[Opening Data to process section]

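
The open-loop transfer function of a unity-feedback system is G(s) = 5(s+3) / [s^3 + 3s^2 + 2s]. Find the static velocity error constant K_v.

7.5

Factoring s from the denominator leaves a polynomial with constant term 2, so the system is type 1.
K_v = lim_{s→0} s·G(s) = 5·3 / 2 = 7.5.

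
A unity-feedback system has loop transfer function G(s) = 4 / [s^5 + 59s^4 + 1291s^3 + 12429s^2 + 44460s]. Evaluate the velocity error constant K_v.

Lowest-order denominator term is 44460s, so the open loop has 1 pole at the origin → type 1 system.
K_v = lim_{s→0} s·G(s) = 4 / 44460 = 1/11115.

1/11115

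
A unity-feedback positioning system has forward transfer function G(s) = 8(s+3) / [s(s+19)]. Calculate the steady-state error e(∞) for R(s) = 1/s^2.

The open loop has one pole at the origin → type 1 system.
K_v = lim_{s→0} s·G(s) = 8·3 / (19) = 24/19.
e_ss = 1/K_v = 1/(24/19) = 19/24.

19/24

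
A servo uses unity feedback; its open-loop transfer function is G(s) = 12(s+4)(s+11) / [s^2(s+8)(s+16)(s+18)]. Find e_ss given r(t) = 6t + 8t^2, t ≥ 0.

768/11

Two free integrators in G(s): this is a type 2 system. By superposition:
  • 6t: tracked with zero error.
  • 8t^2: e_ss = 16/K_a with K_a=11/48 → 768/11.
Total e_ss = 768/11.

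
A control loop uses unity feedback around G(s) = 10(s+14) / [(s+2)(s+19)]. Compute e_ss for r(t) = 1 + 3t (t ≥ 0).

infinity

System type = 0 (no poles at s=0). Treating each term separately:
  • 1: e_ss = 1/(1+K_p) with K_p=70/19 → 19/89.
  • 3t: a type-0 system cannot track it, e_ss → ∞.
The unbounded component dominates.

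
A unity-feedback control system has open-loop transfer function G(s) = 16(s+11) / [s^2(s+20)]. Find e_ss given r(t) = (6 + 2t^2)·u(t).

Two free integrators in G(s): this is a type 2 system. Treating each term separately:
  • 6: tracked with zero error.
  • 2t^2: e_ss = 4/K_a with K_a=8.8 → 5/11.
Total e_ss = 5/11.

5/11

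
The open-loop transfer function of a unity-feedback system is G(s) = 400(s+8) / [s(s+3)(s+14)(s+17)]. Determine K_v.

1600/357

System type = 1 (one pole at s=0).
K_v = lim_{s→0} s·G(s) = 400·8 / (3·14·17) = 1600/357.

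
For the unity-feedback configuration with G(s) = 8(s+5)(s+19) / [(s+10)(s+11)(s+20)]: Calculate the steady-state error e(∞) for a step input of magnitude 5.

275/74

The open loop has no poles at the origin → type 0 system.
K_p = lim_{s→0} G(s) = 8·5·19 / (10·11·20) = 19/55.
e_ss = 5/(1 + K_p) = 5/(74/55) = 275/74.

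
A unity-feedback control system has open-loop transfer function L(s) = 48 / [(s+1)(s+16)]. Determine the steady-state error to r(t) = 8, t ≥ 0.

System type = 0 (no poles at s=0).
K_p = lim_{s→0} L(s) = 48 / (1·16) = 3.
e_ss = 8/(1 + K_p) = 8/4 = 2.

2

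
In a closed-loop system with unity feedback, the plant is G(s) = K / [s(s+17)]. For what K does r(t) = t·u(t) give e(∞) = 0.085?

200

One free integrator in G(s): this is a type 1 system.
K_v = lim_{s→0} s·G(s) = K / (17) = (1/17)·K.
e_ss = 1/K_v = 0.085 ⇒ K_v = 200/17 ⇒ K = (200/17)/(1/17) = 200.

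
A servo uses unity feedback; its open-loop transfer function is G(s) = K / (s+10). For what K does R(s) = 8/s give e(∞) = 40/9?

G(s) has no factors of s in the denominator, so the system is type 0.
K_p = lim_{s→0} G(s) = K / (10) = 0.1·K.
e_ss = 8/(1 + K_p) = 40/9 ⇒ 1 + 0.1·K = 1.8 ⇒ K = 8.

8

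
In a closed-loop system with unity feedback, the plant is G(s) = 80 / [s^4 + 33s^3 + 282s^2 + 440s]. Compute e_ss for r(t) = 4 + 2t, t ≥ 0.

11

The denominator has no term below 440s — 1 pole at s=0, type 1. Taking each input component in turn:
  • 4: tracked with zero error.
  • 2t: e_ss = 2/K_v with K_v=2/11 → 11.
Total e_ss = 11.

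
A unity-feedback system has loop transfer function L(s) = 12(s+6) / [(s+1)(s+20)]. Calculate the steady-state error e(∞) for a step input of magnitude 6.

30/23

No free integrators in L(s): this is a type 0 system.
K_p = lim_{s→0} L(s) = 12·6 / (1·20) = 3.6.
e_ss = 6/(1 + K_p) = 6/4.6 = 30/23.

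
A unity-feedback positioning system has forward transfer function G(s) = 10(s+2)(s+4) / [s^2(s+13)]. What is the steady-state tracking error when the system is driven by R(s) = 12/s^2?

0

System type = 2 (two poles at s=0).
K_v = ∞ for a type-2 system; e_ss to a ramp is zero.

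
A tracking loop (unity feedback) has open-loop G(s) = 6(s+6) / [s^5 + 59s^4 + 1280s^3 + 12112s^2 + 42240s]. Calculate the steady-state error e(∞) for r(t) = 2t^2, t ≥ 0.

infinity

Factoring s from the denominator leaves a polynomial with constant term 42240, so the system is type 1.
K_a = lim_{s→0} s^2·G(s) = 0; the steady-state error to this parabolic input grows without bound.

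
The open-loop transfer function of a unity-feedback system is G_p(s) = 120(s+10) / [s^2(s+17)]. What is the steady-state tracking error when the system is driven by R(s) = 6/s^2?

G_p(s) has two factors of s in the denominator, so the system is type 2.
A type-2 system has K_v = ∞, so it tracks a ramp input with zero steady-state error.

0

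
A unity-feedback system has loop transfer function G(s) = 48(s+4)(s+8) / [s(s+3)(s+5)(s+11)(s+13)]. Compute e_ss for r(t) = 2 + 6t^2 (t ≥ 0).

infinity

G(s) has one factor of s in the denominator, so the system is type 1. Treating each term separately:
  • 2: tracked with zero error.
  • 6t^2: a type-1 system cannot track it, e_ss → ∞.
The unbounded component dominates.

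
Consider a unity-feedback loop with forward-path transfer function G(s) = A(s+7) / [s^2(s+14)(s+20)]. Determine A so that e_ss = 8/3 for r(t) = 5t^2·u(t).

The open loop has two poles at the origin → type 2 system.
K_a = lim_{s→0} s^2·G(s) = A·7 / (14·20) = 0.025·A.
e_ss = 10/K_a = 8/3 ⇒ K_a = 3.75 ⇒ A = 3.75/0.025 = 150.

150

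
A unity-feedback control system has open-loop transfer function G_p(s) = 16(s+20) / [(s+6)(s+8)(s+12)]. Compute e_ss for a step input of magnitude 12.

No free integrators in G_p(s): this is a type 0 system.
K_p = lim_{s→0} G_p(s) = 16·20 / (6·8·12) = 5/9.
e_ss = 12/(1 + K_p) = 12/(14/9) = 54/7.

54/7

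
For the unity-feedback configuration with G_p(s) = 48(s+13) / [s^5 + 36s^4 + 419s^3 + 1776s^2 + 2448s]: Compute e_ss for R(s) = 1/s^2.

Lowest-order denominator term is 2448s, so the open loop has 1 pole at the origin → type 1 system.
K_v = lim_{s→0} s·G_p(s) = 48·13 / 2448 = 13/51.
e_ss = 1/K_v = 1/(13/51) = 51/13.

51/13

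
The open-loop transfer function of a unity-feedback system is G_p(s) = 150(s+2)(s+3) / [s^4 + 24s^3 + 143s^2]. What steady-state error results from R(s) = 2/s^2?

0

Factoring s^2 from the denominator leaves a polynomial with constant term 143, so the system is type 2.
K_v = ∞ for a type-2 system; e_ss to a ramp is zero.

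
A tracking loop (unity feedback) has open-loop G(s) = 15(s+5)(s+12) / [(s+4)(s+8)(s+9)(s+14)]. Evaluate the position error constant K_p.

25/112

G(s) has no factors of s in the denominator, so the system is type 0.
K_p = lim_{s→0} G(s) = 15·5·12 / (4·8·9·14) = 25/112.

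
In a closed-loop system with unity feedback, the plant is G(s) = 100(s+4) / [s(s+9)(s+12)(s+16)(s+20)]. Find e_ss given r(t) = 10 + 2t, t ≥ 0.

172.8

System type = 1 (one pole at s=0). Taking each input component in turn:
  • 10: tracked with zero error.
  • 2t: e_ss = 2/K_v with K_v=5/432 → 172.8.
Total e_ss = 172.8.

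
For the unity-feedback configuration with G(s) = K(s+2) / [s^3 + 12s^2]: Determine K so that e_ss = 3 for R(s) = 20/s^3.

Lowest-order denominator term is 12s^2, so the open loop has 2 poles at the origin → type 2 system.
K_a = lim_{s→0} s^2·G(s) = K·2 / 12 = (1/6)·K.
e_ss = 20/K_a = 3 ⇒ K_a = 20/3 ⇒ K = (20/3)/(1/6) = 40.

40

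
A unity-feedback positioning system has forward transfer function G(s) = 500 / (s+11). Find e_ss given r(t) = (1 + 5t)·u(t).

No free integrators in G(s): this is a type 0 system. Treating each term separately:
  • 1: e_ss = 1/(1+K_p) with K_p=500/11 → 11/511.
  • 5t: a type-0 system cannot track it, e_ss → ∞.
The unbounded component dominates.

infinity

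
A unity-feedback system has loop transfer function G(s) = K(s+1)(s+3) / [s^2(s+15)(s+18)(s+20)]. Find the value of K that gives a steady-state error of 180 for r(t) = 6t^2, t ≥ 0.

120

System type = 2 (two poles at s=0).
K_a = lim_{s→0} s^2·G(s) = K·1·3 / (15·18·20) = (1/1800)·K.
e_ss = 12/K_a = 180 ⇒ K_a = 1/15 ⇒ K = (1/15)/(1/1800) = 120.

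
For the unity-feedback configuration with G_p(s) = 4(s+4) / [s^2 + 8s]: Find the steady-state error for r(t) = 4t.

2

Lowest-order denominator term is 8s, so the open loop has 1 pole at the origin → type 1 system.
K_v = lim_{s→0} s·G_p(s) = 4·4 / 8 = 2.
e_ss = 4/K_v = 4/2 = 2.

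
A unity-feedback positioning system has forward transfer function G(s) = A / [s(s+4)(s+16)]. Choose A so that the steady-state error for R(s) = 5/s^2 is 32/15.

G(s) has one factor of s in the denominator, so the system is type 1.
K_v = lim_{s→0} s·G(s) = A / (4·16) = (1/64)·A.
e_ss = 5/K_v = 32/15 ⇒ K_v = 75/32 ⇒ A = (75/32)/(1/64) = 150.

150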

[Closing Data to process section]

-- Exercise objective --
All that is needed is the line containing "For the unity-feedback configuration with G(s) = K(s+2)" and each line after it to the end of the data above, set down exactly.

-- Answer space --
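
For the unity-feedback configuration with G(s) = K(s+2) / [s^3 + 12s^2]: Determine K so that e_ss = 3 for R(s) = 20/s^3.

Lowest-order denominator term is 12s^2, so the open loop has 2 poles at the origin → type 2 system.
K_a = lim_{s→0} s^2·G(s) = K·2 / 12 = (1/6)·K.
e_ss = 20/K_a = 3 ⇒ K_a = 20/3 ⇒ K = (20/3)/(1/6) = 40.

40

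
A unity-feedback positioning system has forward transfer function G(s) = 500 / (s+11). Find e_ss given r(t) = (1 + 5t)·u(t).

No free integrators in G(s): this is a type 0 system. Treating each term separately:
  • 1: e_ss = 1/(1+K_p) with K_p=500/11 → 11/511.
  • 5t: a type-0 system cannot track it, e_ss → ∞.
The unbounded component dominates.

infinity

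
A unity-feedback system has loop transfer function G(s) = K(s+1)(s+3) / [s^2(s+15)(s+18)(s+20)]. Find the value of K that gives a steady-state error of 180 for r(t) = 6t^2, t ≥ 0.

120

System type = 2 (two poles at s=0).
K_a = lim_{s→0} s^2·G(s) = K·1·3 / (15·18·20) = (1/1800)·K.
e_ss = 12/K_a = 180 ⇒ K_a = 1/15 ⇒ K = (1/15)/(1/1800) = 120.

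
For the unity-feedback configuration with G_p(s) = 4(s+4) / [s^2 + 8s]: Find the steady-state error for r(t) = 4t.

2

Lowest-order denominator term is 8s, so the open loop has 1 pole at the origin → type 1 system.
K_v = lim_{s→0} s·G_p(s) = 4·4 / 8 = 2.
e_ss = 4/K_v = 4/2 = 2.

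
A unity-feedback positioning system has forward transfer function G(s) = A / [s(s+4)(s+16)]. Choose A so that the steady-state error for R(s) = 5/s^2 is 32/15.

G(s) has one factor of s in the denominator, so the system is type 1.
K_v = lim_{s→0} s·G(s) = A / (4·16) = (1/64)·A.
e_ss = 5/K_v = 32/15 ⇒ K_v = 75/32 ⇒ A = (75/32)/(1/64) = 150.

150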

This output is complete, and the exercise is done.